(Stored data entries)
▼

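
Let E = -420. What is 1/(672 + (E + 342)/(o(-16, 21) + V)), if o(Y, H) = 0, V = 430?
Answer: 215/144441 ≈ 0.0014885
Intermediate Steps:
1/(672 + (E + 342)/(o(-16, 21) + V)) = 1/(672 + (-420 + 342)/(0 + 430)) = 1/(672 - 78/430) = 1/(672 - 78*1/430) = 1/(672 - 39/215) = 1/(144441/215) = 215/144441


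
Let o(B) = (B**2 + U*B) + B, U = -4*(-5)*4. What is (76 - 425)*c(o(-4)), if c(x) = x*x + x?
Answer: -33000044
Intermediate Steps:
U = 80 (U = 20*4 = 80)
o(B) = B**2 + 81*B (o(B) = (B**2 + 80*B) + B = B**2 + 81*B)
c(x) = x + x**2 (c(x) = x**2 + x = x + x**2)
(76 - 425)*c(o(-4)) = (76 - 425)*((-4*(81 - 4))*(1 - 4*(81 - 4))) = -349*(-4*77)*(1 - 4*77) = -(-107492)*(1 - 308) = -(-107492)*(-307) = -349*94556 = -33000044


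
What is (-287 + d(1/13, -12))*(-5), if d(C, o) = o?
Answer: 1495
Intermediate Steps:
(-287 + d(1/13, -12))*(-5) = (-287 - 12)*(-5) = -299*(-5) = 1495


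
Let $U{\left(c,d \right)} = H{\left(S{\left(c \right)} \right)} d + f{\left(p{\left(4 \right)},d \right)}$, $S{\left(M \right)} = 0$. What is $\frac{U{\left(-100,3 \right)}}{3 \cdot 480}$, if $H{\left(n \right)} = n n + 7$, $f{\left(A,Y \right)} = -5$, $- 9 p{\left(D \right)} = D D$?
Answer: $\frac{1}{90} \approx 0.011111$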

▲

- [Work item]: The lines above, from the first through the one containing "Answer: -33000044", must be restated word for word, with nothing added.

- [Finished exercise]:
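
Let E = -420. What is 1/(672 + (E + 342)/(o(-16, 21) + V)), if o(Y, H) = 0, V = 430?
Answer: 215/144441 ≈ 0.0014885
Intermediate Steps:
1/(672 + (E + 342)/(o(-16, 21) + V)) = 1/(672 + (-420 + 342)/(0 + 430)) = 1/(672 - 78/430) = 1/(672 - 78*1/430) = 1/(672 - 39/215) = 1/(144441/215) = 215/144441


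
Let o(B) = (B**2 + U*B) + B, U = -4*(-5)*4. What is (76 - 425)*c(o(-4)), if c(x) = x*x + x?
Answer: -33000044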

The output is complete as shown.